- _Work instruction_: Look for the word "What" in the records, and copy each line where it appears.

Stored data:
######

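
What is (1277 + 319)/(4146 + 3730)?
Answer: 399/1969 ≈ 0.20264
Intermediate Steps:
(1277 + 319)/(4146 + 3730) = 1596/7876 = 1596*(1/7876) = 399/1969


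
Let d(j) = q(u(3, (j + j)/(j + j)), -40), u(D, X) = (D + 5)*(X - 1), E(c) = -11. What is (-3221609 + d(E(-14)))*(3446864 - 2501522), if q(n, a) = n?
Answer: -3045522295278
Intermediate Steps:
u(D, X) = (-1 + X)*(5 + D) (u(D, X) = (5 + D)*(-1 + X) = (-1 + X)*(5 + D))
d(j) = 0 (d(j) = -5 - 1*3 + 5*((j + j)/(j + j)) + 3*((j + j)/(j + j)) = -5 - 3 + 5*((2*j)/((2*j))) + 3*((2*j)/((2*j))) = -5 - 3 + 5*((2*j)*(1/(2*j))) + 3*((2*j)*(1/(2*j))) = -5 - 3 + 5*1 + 3*1 = -5 - 3 + 5 + 3 = 0)
(-3221609 + d(E(-14)))*(3446864 - 2501522) = (-3221609 + 0)*(3446864 - 2501522) = -3221609*945342 = -3045522295278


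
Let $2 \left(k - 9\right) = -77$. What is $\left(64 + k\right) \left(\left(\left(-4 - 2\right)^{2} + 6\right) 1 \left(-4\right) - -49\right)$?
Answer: $- \frac{8211}{2} \approx -4105.5$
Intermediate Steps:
$k = - \frac{59}{2}$ ($k = 9 + \frac{1}{2} \left(-77\right) = 9 - \frac{77}{2} = - \frac{59}{2} \approx -29.5$)
$\left(64 + k\right) \left(\left(\left(-4 - 2\right)^{2} + 6\right) 1 \left(-4\right) - -49\right) = \left(64 - \frac{59}{2}\right) \left(\left(\left(-4 - 2\right)^{2} + 6\right) 1 \left(-4\right) - -49\right) = \frac{69 \left(\left(\left(-6\right)^{2} + 6\right) \left(-4\right) + 49\right)}{2} = \frac{69 \left(\left(36 + 6\right) \left(-4\right) + 49\right)}{2} = \frac{69 \left(42 \left(-4\right) + 49\right)}{2} = \frac{69 \left(-168 + 49\right)}{2} = \frac{69}{2} \left(-119\right) = - \frac{8211}{2}$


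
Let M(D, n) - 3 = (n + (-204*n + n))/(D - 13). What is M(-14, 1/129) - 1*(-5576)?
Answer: 19431859/3483 ≈ 5579.1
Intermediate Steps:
M(D, n) = 3 - 202*n/(-13 + D) (M(D, n) = 3 + (n + (-204*n + n))/(D - 13) = 3 + (n - 203*n)/(-13 + D) = 3 + (-202*n)/(-13 + D) = 3 - 202*n/(-13 + D))
M(-14, 1/129) - 1*(-5576) = (-39 - 202/129 + 3*(-14))/(-13 - 14) - 1*(-5576) = (-39 - 202*1/129 - 42)/(-27) + 5576 = -(-39 - 202/129 - 42)/27 + 5576 = -1/27*(-10651/129) + 5576 = 10651/3483 + 5576 = 19431859/3483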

######

- _Answer box_:
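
What is (1277 + 319)/(4146 + 3730)?
Let d(j) = q(u(3, (j + j)/(j + j)), -40), u(D, X) = (D + 5)*(X - 1), E(c) = -11. What is (-3221609 + d(E(-14)))*(3446864 - 2501522), if q(n, a) = n?
Let $2 \left(k - 9\right) = -77$. What is $\left(64 + k\right) \left(\left(\left(-4 - 2\right)^{2} + 6\right) 1 \left(-4\right) - -49\right)$?
Let M(D, n) - 3 = (n + (-204*n + n))/(D - 13). What is M(-14, 1/129) - 1*(-5576)?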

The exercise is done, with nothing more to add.